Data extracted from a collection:
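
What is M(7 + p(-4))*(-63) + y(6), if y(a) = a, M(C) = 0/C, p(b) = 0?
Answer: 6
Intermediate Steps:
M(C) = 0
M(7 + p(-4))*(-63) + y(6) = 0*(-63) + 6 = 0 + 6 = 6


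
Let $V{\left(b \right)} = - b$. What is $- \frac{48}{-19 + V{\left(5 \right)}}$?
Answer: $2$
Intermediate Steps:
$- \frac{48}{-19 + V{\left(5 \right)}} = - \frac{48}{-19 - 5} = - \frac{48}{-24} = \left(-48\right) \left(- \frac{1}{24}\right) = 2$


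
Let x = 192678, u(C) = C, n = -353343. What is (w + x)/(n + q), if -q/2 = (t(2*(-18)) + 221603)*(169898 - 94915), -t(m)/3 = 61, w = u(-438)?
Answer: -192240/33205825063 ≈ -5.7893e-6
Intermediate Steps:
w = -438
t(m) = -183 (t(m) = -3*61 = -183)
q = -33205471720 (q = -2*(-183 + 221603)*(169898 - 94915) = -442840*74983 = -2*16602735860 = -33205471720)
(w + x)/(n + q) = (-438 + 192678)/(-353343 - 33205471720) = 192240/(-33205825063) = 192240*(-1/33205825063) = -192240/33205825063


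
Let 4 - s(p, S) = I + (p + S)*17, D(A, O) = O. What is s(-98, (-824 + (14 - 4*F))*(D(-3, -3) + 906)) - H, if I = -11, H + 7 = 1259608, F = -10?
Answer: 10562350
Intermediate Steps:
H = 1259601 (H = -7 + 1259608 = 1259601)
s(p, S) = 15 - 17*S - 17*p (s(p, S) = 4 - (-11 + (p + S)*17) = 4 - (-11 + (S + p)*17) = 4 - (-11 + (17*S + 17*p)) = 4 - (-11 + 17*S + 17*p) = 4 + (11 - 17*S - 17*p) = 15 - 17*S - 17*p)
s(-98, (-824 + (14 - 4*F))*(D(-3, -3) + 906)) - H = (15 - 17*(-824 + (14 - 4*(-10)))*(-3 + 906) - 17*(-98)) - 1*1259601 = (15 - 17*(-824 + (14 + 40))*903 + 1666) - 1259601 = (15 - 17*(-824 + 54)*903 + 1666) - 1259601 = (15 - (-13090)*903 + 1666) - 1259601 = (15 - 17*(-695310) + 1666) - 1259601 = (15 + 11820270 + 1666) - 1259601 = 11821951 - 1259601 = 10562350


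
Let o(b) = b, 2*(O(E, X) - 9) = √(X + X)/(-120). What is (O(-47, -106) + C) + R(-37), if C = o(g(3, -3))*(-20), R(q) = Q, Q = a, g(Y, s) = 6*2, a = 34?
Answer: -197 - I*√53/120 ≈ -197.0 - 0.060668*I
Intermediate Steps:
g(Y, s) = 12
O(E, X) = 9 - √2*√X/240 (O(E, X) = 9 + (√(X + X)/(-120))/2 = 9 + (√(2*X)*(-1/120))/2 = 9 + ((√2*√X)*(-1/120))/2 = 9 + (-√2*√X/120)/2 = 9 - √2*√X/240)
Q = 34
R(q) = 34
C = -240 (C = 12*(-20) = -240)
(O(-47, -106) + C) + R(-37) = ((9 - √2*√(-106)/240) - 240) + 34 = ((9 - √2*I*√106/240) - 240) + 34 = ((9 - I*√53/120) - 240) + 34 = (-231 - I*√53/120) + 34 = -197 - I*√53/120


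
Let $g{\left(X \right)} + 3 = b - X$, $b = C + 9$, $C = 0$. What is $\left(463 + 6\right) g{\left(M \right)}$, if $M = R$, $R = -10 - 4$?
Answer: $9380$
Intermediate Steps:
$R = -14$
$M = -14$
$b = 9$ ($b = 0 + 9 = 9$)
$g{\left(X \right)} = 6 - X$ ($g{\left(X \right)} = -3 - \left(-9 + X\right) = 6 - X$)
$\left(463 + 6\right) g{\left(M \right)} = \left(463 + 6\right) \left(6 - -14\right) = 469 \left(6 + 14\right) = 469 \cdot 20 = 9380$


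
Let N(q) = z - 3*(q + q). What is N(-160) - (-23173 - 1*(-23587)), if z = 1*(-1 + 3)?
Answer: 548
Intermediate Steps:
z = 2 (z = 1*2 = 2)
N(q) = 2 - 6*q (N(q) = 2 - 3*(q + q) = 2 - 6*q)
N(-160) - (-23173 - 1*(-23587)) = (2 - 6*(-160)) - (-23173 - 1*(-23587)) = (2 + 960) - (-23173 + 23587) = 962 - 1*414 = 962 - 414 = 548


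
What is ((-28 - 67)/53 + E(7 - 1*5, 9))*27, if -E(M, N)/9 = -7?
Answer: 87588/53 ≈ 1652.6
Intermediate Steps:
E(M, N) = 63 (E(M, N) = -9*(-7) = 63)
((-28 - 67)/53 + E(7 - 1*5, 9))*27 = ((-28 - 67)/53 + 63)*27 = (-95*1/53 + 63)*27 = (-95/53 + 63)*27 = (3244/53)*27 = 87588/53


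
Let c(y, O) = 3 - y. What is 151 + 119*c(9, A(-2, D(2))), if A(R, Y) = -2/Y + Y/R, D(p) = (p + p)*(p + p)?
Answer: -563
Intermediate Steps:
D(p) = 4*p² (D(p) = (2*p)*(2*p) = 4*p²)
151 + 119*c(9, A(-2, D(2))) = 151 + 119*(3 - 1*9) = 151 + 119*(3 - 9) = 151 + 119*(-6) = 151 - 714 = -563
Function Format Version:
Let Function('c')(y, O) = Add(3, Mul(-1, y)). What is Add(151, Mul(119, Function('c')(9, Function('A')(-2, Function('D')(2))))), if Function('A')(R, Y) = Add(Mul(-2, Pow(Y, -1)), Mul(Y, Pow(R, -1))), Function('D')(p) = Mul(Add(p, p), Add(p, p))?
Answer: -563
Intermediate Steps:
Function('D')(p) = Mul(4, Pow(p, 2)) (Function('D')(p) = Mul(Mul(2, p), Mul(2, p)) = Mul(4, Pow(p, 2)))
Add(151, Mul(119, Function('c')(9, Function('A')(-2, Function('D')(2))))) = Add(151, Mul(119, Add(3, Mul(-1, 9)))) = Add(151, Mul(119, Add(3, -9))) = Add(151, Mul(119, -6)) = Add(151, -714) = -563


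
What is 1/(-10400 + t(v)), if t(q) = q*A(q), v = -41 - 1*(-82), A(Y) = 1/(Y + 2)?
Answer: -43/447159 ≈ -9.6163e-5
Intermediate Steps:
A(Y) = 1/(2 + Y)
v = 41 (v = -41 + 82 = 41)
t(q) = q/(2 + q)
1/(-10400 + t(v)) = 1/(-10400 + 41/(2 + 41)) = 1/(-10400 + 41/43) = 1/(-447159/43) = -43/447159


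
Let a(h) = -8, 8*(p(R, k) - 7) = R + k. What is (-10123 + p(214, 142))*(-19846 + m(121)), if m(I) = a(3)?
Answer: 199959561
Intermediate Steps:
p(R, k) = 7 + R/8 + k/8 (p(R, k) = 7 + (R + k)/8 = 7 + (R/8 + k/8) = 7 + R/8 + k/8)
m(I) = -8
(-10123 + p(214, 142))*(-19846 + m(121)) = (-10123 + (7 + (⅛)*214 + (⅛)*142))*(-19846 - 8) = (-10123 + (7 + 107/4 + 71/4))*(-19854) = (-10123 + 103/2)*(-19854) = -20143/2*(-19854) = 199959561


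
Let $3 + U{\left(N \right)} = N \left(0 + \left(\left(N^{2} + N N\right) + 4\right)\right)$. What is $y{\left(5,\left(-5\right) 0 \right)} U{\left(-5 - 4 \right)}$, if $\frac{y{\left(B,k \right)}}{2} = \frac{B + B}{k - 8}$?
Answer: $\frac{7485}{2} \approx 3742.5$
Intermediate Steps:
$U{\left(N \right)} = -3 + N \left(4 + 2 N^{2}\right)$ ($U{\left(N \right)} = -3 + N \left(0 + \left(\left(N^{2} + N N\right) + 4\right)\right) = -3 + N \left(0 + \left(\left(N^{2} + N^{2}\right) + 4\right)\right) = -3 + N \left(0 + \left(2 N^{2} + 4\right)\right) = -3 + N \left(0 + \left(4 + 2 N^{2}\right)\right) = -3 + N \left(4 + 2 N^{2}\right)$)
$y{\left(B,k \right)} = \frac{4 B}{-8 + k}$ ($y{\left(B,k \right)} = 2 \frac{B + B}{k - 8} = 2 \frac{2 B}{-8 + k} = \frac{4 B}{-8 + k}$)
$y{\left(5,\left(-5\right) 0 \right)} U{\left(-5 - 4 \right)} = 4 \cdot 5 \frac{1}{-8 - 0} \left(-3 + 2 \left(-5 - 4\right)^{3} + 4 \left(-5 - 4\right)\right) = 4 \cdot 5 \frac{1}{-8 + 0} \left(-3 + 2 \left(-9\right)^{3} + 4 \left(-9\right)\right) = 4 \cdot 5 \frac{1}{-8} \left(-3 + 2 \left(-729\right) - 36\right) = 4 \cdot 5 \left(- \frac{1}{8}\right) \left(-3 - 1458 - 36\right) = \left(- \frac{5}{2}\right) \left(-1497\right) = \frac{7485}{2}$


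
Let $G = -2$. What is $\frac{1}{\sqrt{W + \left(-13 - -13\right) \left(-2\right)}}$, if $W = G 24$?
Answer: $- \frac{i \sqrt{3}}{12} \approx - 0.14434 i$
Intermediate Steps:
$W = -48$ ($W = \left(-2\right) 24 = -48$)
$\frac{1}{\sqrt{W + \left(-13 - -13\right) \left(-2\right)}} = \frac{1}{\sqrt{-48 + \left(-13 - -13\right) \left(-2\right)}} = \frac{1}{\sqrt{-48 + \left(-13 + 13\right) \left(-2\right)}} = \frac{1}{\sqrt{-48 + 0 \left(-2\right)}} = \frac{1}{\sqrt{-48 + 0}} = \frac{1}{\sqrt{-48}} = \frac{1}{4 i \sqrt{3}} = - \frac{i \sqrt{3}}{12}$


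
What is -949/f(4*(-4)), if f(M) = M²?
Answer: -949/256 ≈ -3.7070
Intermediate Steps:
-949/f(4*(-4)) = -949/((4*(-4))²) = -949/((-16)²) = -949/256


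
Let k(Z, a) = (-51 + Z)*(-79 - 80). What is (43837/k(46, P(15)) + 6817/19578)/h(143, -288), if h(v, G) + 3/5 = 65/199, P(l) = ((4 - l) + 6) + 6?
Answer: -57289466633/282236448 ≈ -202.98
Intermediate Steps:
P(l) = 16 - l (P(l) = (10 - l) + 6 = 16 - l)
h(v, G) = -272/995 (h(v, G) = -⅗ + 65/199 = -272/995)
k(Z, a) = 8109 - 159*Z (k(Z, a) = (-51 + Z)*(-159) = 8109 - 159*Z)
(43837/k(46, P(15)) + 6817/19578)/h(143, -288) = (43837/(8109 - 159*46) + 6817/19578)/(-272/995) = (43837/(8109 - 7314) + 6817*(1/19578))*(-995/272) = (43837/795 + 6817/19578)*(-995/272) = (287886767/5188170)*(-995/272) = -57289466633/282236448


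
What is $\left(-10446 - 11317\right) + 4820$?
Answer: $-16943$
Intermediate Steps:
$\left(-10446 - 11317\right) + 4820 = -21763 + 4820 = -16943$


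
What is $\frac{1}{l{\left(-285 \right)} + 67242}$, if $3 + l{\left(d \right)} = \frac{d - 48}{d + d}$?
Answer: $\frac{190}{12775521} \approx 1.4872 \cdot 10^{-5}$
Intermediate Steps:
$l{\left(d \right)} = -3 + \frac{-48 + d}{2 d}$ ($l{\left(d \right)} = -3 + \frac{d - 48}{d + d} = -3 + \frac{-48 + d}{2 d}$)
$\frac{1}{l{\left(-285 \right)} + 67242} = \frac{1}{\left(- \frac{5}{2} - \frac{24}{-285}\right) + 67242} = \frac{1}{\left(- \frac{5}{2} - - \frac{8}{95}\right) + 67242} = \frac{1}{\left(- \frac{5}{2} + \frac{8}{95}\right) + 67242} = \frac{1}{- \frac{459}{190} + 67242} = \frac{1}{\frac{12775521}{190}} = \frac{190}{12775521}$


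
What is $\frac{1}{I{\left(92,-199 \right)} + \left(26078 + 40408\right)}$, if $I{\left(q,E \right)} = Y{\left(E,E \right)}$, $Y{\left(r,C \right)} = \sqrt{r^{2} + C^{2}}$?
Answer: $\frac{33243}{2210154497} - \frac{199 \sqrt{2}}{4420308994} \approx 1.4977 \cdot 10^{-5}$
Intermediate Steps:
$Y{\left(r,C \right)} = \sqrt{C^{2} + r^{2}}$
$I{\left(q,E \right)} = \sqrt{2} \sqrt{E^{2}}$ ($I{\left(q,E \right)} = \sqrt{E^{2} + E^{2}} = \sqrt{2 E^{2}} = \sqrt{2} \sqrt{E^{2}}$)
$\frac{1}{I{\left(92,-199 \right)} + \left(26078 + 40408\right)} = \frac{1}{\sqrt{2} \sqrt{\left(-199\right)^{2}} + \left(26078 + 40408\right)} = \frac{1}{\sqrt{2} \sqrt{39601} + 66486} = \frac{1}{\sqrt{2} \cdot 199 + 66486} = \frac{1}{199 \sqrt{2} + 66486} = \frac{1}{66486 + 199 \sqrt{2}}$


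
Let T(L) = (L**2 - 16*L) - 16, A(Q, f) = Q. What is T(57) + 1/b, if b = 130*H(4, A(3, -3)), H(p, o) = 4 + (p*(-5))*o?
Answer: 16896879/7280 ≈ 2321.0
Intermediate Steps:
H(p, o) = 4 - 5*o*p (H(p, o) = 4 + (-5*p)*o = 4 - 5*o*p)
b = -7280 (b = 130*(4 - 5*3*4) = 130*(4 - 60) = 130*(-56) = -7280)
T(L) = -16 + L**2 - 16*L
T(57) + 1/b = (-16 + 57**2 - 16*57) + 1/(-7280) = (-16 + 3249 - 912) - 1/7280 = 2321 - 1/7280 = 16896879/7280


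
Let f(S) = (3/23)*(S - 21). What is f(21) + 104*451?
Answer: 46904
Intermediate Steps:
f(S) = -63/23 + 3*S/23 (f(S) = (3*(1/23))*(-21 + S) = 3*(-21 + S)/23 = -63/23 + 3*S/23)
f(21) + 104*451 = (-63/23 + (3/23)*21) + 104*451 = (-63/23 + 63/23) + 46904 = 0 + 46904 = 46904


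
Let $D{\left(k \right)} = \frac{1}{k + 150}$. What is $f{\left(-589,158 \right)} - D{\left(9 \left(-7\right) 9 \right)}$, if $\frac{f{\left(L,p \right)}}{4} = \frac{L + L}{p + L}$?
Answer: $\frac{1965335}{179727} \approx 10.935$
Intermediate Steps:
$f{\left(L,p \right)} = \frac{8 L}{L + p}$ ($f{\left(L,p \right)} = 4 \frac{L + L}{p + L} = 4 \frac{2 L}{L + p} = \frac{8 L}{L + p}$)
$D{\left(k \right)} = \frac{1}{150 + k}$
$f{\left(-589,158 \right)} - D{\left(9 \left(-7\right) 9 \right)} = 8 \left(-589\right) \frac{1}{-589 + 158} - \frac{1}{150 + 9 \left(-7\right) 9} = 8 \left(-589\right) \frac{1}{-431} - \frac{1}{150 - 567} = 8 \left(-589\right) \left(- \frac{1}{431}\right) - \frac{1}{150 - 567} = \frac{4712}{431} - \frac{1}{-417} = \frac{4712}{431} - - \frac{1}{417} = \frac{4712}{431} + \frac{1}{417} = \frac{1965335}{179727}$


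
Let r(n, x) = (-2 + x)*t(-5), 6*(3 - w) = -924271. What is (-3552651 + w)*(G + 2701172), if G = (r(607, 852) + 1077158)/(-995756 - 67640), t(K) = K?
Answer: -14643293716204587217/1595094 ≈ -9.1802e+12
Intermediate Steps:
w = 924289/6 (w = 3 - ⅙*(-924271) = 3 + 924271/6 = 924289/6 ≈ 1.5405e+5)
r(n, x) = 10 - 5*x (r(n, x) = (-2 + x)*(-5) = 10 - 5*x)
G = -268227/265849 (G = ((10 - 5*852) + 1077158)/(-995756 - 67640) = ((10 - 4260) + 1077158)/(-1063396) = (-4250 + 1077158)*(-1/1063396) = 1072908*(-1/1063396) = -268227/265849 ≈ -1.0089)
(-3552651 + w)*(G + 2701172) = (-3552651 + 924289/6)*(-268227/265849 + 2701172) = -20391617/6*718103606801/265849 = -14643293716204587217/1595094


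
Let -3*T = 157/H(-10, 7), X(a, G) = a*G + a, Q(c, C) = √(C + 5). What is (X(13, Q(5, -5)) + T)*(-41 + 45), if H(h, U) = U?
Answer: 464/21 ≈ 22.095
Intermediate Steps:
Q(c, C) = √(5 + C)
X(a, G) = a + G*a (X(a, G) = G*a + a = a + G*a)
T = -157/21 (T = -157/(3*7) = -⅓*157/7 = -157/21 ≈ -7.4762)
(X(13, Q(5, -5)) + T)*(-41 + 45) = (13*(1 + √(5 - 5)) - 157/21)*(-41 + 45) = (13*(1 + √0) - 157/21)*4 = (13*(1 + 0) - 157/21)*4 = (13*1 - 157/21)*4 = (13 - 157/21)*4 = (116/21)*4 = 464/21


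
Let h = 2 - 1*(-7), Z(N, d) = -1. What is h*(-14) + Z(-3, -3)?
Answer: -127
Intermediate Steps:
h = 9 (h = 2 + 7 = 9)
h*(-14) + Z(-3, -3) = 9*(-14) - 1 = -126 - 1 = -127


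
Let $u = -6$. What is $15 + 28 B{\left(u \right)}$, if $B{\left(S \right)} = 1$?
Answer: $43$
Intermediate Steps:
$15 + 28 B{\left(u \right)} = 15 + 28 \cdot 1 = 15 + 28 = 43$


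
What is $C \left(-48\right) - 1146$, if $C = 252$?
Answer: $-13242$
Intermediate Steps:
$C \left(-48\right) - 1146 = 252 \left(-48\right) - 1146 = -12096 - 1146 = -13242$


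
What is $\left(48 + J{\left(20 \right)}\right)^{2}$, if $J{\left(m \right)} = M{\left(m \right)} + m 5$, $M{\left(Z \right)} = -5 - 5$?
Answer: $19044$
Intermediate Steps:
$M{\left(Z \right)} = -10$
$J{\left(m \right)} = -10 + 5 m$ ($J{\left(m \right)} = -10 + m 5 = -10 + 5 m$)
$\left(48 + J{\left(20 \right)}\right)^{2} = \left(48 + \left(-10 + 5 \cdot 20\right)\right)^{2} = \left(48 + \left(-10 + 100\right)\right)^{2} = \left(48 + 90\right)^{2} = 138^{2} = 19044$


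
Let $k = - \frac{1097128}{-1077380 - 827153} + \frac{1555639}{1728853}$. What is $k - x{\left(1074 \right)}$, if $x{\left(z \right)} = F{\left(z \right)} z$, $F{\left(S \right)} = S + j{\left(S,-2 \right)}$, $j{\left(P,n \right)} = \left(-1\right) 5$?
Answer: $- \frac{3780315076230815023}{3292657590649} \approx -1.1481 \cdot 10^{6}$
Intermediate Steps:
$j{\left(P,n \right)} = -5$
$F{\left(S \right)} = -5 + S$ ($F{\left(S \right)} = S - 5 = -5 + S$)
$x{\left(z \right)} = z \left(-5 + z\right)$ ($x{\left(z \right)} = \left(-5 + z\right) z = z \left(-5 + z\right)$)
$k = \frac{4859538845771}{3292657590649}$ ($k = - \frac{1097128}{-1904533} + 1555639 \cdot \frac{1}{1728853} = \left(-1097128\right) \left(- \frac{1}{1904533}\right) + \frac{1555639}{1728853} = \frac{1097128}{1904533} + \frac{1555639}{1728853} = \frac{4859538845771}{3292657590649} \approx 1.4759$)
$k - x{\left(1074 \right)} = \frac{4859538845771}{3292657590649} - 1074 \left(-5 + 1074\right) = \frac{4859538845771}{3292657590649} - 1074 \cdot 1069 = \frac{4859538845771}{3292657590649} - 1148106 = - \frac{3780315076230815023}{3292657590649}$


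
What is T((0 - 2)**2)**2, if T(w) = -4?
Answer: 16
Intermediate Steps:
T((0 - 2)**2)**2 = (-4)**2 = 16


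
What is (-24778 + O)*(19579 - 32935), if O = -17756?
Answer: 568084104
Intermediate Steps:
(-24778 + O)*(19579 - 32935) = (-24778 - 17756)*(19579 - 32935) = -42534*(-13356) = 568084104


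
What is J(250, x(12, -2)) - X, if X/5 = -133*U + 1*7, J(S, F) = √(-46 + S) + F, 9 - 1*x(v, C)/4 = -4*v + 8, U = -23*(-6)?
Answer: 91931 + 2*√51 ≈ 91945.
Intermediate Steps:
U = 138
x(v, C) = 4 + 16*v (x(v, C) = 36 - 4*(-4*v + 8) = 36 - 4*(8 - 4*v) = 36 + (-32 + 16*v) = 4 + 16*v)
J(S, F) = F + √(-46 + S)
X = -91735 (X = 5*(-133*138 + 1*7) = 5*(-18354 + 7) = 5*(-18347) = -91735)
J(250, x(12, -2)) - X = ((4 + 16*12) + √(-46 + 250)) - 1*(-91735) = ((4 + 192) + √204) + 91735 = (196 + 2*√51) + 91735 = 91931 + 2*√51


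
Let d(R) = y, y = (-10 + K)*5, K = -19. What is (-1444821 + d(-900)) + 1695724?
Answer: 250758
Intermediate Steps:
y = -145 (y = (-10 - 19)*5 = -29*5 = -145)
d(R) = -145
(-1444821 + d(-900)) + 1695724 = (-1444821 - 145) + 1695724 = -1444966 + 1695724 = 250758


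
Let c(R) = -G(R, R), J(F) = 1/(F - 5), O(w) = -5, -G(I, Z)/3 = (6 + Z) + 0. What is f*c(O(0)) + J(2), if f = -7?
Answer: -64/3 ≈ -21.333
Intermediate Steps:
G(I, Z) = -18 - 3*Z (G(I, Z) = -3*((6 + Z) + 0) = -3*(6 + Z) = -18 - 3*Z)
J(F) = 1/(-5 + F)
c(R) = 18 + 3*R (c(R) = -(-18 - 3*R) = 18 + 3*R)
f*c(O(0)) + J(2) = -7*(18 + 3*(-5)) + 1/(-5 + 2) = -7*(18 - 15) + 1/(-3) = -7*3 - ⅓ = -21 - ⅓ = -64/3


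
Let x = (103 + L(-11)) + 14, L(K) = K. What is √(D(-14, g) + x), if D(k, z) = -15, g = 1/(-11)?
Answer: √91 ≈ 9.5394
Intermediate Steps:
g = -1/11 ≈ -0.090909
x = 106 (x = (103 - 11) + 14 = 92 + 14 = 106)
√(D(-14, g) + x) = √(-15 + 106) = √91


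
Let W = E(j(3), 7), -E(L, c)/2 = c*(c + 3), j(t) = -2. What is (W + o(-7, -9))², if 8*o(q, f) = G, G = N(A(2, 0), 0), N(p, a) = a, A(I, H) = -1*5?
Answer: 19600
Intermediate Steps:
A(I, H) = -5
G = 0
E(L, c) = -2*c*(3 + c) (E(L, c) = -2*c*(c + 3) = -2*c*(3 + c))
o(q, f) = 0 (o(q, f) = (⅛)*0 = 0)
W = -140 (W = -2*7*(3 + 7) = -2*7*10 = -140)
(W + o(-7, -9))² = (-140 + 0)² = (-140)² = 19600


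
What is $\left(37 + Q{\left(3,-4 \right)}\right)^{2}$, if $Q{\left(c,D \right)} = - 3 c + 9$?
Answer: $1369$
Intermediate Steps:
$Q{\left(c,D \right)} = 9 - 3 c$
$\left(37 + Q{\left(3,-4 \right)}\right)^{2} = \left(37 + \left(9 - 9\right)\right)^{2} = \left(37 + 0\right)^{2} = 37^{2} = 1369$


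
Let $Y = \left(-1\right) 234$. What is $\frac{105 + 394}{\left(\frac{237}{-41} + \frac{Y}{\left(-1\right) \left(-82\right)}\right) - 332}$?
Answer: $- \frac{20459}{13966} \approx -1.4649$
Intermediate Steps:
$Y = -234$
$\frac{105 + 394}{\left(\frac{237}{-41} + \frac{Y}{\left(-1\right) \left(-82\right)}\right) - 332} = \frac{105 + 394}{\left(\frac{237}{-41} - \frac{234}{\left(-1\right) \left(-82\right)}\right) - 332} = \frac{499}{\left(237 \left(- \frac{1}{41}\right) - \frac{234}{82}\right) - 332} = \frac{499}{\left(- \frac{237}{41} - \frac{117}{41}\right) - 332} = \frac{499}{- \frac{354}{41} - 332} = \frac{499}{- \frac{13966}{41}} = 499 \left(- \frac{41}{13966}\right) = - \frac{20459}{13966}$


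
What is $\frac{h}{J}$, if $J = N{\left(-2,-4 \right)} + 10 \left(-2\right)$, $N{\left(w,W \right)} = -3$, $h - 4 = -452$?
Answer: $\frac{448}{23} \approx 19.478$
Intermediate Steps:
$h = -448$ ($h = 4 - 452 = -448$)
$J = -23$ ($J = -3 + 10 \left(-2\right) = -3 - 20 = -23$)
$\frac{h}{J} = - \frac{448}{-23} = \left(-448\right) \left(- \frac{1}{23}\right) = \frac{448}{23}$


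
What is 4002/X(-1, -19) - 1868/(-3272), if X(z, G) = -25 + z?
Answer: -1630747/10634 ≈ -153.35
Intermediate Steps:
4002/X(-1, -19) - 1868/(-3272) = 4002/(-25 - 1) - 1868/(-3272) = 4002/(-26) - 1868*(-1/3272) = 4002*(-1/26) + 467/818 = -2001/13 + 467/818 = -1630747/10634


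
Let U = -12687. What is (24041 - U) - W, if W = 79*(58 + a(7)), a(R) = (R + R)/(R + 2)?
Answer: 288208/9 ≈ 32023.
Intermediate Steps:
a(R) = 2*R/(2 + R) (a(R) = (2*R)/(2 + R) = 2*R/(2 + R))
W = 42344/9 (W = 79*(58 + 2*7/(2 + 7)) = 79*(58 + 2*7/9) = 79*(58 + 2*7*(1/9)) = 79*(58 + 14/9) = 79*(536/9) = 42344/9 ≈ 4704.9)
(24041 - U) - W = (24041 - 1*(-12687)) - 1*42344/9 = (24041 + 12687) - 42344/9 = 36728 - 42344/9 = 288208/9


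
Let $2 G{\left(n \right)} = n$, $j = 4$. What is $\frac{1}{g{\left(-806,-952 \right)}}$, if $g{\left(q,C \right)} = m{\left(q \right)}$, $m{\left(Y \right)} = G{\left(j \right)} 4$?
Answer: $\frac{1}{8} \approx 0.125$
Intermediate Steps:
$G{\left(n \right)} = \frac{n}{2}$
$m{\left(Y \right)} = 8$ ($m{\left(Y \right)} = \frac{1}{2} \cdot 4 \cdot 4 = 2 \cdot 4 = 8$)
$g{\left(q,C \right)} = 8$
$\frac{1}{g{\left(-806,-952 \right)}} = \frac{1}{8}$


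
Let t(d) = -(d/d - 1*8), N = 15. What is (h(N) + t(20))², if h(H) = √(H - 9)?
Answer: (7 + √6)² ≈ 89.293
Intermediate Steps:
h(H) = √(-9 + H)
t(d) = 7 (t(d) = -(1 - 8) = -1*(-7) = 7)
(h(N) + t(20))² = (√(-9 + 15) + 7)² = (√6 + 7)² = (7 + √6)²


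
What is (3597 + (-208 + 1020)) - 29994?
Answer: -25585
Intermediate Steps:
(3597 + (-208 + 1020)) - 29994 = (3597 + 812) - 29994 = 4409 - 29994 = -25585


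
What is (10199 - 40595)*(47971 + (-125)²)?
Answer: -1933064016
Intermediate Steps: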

* _Exercise description_: Looking at the records above, return exactly the lines from the line with "Answer: √91 ≈ 9.5394" to the line with "Answer: -1630747/10634 ≈ -153.35", both ends included.

* _Answer to this task_:
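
Answer: √91 ≈ 9.5394
Intermediate Steps:
g = -1/11 ≈ -0.090909
x = 106 (x = (103 - 11) + 14 = 92 + 14 = 106)
√(D(-14, g) + x) = √(-15 + 106) = √91


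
Let W = E(j(3), 7), -E(L, c)/2 = c*(c + 3), j(t) = -2. What is (W + o(-7, -9))², if 8*o(q, f) = G, G = N(A(2, 0), 0), N(p, a) = a, A(I, H) = -1*5?
Answer: 19600
Intermediate Steps:
A(I, H) = -5
G = 0
E(L, c) = -2*c*(3 + c) (E(L, c) = -2*c*(c + 3) = -2*c*(3 + c))
o(q, f) = 0 (o(q, f) = (⅛)*0 = 0)
W = -140 (W = -2*7*(3 + 7) = -2*7*10 = -140)
(W + o(-7, -9))² = (-140 + 0)² = (-140)² = 19600


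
What is $\left(37 + Q{\left(3,-4 \right)}\right)^{2}$, if $Q{\left(c,D \right)} = - 3 c + 9$?
Answer: $1369$
Intermediate Steps:
$Q{\left(c,D \right)} = 9 - 3 c$
$\left(37 + Q{\left(3,-4 \right)}\right)^{2} = \left(37 + \left(9 - 9\right)\right)^{2} = \left(37 + 0\right)^{2} = 37^{2} = 1369$


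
Let $Y = \left(-1\right) 234$. What is $\frac{105 + 394}{\left(\frac{237}{-41} + \frac{Y}{\left(-1\right) \left(-82\right)}\right) - 332}$?
Answer: $- \frac{20459}{13966} \approx -1.4649$
Intermediate Steps:
$Y = -234$
$\frac{105 + 394}{\left(\frac{237}{-41} + \frac{Y}{\left(-1\right) \left(-82\right)}\right) - 332} = \frac{105 + 394}{\left(\frac{237}{-41} - \frac{234}{\left(-1\right) \left(-82\right)}\right) - 332} = \frac{499}{\left(237 \left(- \frac{1}{41}\right) - \frac{234}{82}\right) - 332} = \frac{499}{\left(- \frac{237}{41} - \frac{117}{41}\right) - 332} = \frac{499}{- \frac{354}{41} - 332} = \frac{499}{- \frac{13966}{41}} = 499 \left(- \frac{41}{13966}\right) = - \frac{20459}{13966}$


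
What is $\frac{h}{J}$, if $J = N{\left(-2,-4 \right)} + 10 \left(-2\right)$, $N{\left(w,W \right)} = -3$, $h - 4 = -452$?
Answer: $\frac{448}{23} \approx 19.478$
Intermediate Steps:
$h = -448$ ($h = 4 - 452 = -448$)
$J = -23$ ($J = -3 + 10 \left(-2\right) = -3 - 20 = -23$)
$\frac{h}{J} = - \frac{448}{-23} = \left(-448\right) \left(- \frac{1}{23}\right) = \frac{448}{23}$


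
What is 4002/X(-1, -19) - 1868/(-3272), if X(z, G) = -25 + z?
Answer: -1630747/10634 ≈ -153.35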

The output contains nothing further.